### [Records shown]
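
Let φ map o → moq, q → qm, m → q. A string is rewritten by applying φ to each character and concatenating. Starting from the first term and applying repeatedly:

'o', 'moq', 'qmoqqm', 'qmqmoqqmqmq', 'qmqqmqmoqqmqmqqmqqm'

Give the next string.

qmqqmqmqqmqmoqqmqmqqmqqmqmqqmqmq

φ(qmqqmqmoqqmqmqqmqqm) expands symbol-by-symbol to qm q qm qm q qm q moq qm qm q qm q qm qm q qm qm q; joining the 19 pieces gives the next term.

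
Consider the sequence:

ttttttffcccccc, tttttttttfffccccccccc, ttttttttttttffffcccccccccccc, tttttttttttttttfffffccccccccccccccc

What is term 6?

tttttttttttttttttttttfffffffccccccccccccccccccccc

Term n consists of 3n t's, followed by n f's, followed by 3n c's, where the shown terms are n = 2, 3, 4, 5.
For term 6, n = 7, so the run lengths are 21, 7, 21.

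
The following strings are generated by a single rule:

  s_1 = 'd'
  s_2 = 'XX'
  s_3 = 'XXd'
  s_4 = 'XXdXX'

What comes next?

From term 3 onward, concatenate the last term with the second-to-last: XX·d = XXd, XXd·XX = XXdXX, …
So term 5 is XXdXX·XXd.

XXdXXXXd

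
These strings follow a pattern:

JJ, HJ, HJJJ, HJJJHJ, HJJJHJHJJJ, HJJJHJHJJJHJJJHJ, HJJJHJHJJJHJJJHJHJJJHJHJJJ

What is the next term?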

### [Instructions for the task]
Print out the full listing above, word for word.

### [Reply]
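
Let φ map o → moq, q → qm, m → q. A string is rewritten by applying φ to each character and concatenating. Starting from the first term and applying repeatedly:

'o', 'moq', 'qmoqqm', 'qmqmoqqmqmq', 'qmqqmqmoqqmqmqqmqqm'

Give the next string.

qmqqmqmqqmqmoqqmqmqqmqqmqmqqmqmq

φ(qmqqmqmoqqmqmqqmqqm) expands symbol-by-symbol to qm q qm qm q qm q moq qm qm q qm q qm qm q qm qm q; joining the 19 pieces gives the next term.

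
Consider the sequence:

ttttttffcccccc, tttttttttfffccccccccc, ttttttttttttffffcccccccccccc, tttttttttttttttfffffccccccccccccccc

What is term 6?

tttttttttttttttttttttfffffffccccccccccccccccccccc

Term n consists of 3n t's, followed by n f's, followed by 3n c's, where the shown terms are n = 2, 3, 4, 5.
For term 6, n = 7, so the run lengths are 21, 7, 21.

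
The following strings are generated by a single rule:

  s_1 = 'd'
  s_2 = 'XX'
  s_3 = 'XXd'
  s_4 = 'XXdXX'

What comes next?

From term 3 onward, concatenate the last term with the second-to-last: XX·d = XXd, XXd·XX = XXdXX, …
So term 5 is XXdXX·XXd.

XXdXXXXd

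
These strings follow a pattern:

JJ, HJ, HJJJ, HJJJHJ, HJJJHJHJJJ, HJJJHJHJJJHJJJHJ, HJJJHJHJJJHJJJHJHJJJHJHJJJ

What is the next term?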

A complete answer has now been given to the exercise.